• _TASK STATEMENT_: Return the records below character for character.

Records from a collection

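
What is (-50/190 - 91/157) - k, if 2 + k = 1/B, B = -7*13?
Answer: 317115/271453 ≈ 1.1682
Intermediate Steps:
B = -91
k = -183/91 (k = -2 + 1/(-91) = -2 - 1/91 = -183/91 ≈ -2.0110)
(-50/190 - 91/157) - k = (-50/190 - 91/157) - 1*(-183/91) = (-50*1/190 - 91*1/157) + 183/91 = (-5/19 - 91/157) + 183/91 = -2514/2983 + 183/91 = 317115/271453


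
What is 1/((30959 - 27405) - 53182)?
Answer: -1/49628 ≈ -2.0150e-5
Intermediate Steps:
1/((30959 - 27405) - 53182) = 1/(3554 - 53182) = 1/(-49628) = -1/49628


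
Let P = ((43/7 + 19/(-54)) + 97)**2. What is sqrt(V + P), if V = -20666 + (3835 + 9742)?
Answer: sqrt(496806349)/378 ≈ 58.966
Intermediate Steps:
P = 1509711025/142884 (P = ((43*(1/7) + 19*(-1/54)) + 97)**2 = ((43/7 - 19/54) + 97)**2 = (2189/378 + 97)**2 = (38855/378)**2 = 1509711025/142884 ≈ 10566.)
V = -7089 (V = -20666 + 13577 = -7089)
sqrt(V + P) = sqrt(-7089 + 1509711025/142884) = sqrt(496806349/142884) = sqrt(496806349)/378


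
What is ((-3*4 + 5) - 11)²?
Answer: 324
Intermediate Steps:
((-3*4 + 5) - 11)² = ((-12 + 5) - 11)² = (-7 - 11)² = (-18)² = 324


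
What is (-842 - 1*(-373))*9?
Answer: -4221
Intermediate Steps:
(-842 - 1*(-373))*9 = (-842 + 373)*9 = -469*9 = -4221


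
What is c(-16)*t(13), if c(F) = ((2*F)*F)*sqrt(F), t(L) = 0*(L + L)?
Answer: 0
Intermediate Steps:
t(L) = 0 (t(L) = 0*(2*L) = 0)
c(F) = 2*F**(5/2) (c(F) = (2*F**2)*sqrt(F) = 2*F**(5/2))
c(-16)*t(13) = (2*(-16)**(5/2))*0 = (2*(1024*I))*0 = (2048*I)*0 = 0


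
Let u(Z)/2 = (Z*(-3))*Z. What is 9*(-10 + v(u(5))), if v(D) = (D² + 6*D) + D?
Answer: 192960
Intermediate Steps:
u(Z) = -6*Z² (u(Z) = 2*((Z*(-3))*Z) = 2*((-3*Z)*Z) = 2*(-3*Z²) = -6*Z²)
v(D) = D² + 7*D
9*(-10 + v(u(5))) = 9*(-10 + (-6*5²)*(7 - 6*5²)) = 9*(-10 + (-6*25)*(7 - 6*25)) = 9*(-10 - 150*(7 - 150)) = 9*(-10 - 150*(-143)) = 9*(-10 + 21450) = 9*21440 = 192960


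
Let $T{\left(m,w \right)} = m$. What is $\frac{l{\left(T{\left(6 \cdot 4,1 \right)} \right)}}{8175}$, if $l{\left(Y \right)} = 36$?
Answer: $\frac{12}{2725} \approx 0.0044037$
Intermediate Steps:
$\frac{l{\left(T{\left(6 \cdot 4,1 \right)} \right)}}{8175} = \frac{36}{8175} = 36 \cdot \frac{1}{8175} = \frac{12}{2725}$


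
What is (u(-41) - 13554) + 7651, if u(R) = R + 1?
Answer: -5943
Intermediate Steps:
u(R) = 1 + R
(u(-41) - 13554) + 7651 = ((1 - 41) - 13554) + 7651 = (-40 - 13554) + 7651 = -13594 + 7651 = -5943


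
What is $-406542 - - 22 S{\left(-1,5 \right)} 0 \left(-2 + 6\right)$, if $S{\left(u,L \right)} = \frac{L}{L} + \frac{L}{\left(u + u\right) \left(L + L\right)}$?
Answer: $-406542$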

• _WRITTEN RESPONSE_:
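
What is (-50/190 - 91/157) - k, if 2 + k = 1/B, B = -7*13?
Answer: 317115/271453 ≈ 1.1682
Intermediate Steps:
B = -91
k = -183/91 (k = -2 + 1/(-91) = -2 - 1/91 = -183/91 ≈ -2.0110)
(-50/190 - 91/157) - k = (-50/190 - 91/157) - 1*(-183/91) = (-50*1/190 - 91*1/157) + 183/91 = (-5/19 - 91/157) + 183/91 = -2514/2983 + 183/91 = 317115/271453


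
What is 1/((30959 - 27405) - 53182)?
Answer: -1/49628 ≈ -2.0150e-5
Intermediate Steps:
1/((30959 - 27405) - 53182) = 1/(3554 - 53182) = 1/(-49628) = -1/49628


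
Let P = ((43/7 + 19/(-54)) + 97)**2. What is sqrt(V + P), if V = -20666 + (3835 + 9742)?
Answer: sqrt(496806349)/378 ≈ 58.966
Intermediate Steps:
P = 1509711025/142884 (P = ((43*(1/7) + 19*(-1/54)) + 97)**2 = ((43/7 - 19/54) + 97)**2 = (2189/378 + 97)**2 = (38855/378)**2 = 1509711025/142884 ≈ 10566.)
V = -7089 (V = -20666 + 13577 = -7089)
sqrt(V + P) = sqrt(-7089 + 1509711025/142884) = sqrt(496806349/142884) = sqrt(496806349)/378


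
What is ((-3*4 + 5) - 11)²?
Answer: 324
Intermediate Steps:
((-3*4 + 5) - 11)² = ((-12 + 5) - 11)² = (-7 - 11)² = (-18)² = 324


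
What is (-842 - 1*(-373))*9?
Answer: -4221
Intermediate Steps:
(-842 - 1*(-373))*9 = (-842 + 373)*9 = -469*9 = -4221


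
What is c(-16)*t(13), if c(F) = ((2*F)*F)*sqrt(F), t(L) = 0*(L + L)?
Answer: 0
Intermediate Steps:
t(L) = 0 (t(L) = 0*(2*L) = 0)
c(F) = 2*F**(5/2) (c(F) = (2*F**2)*sqrt(F) = 2*F**(5/2))
c(-16)*t(13) = (2*(-16)**(5/2))*0 = (2*(1024*I))*0 = (2048*I)*0 = 0


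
Let u(Z)/2 = (Z*(-3))*Z. What is 9*(-10 + v(u(5))), if v(D) = (D² + 6*D) + D?
Answer: 192960
Intermediate Steps:
u(Z) = -6*Z² (u(Z) = 2*((Z*(-3))*Z) = 2*((-3*Z)*Z) = 2*(-3*Z²) = -6*Z²)
v(D) = D² + 7*D
9*(-10 + v(u(5))) = 9*(-10 + (-6*5²)*(7 - 6*5²)) = 9*(-10 + (-6*25)*(7 - 6*25)) = 9*(-10 - 150*(7 - 150)) = 9*(-10 - 150*(-143)) = 9*(-10 + 21450) = 9*21440 = 192960


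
Let $T{\left(m,w \right)} = m$. What is $\frac{l{\left(T{\left(6 \cdot 4,1 \right)} \right)}}{8175}$, if $l{\left(Y \right)} = 36$?
Answer: $\frac{12}{2725} \approx 0.0044037$
Intermediate Steps:
$\frac{l{\left(T{\left(6 \cdot 4,1 \right)} \right)}}{8175} = \frac{36}{8175} = 36 \cdot \frac{1}{8175} = \frac{12}{2725}$


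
What is (u(-41) - 13554) + 7651, if u(R) = R + 1?
Answer: -5943
Intermediate Steps:
u(R) = 1 + R
(u(-41) - 13554) + 7651 = ((1 - 41) - 13554) + 7651 = (-40 - 13554) + 7651 = -13594 + 7651 = -5943


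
What is $-406542 - - 22 S{\left(-1,5 \right)} 0 \left(-2 + 6\right)$, if $S{\left(u,L \right)} = \frac{L}{L} + \frac{L}{\left(u + u\right) \left(L + L\right)}$?
Answer: $-406542$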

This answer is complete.